Task objective: A complete and exact copy of the entries below is the expected result.

Supplied records:
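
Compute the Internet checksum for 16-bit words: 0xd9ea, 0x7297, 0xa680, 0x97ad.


Sum all words (with carry folding):
+ 0xd9ea = 0xd9ea
+ 0x7297 = 0x4c82
+ 0xa680 = 0xf302
+ 0x97ad = 0x8ab0
One's complement: ~0x8ab0
Checksum = 0x754f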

Expected output:
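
Compute the Internet checksum for 16-bit words: 0xd9ea, 0x7297, 0xa680, 0x97ad.


Sum all words (with carry folding):
+ 0xd9ea = 0xd9ea
+ 0x7297 = 0x4c82
+ 0xa680 = 0xf302
+ 0x97ad = 0x8ab0
One's complement: ~0x8ab0
Checksum = 0x754f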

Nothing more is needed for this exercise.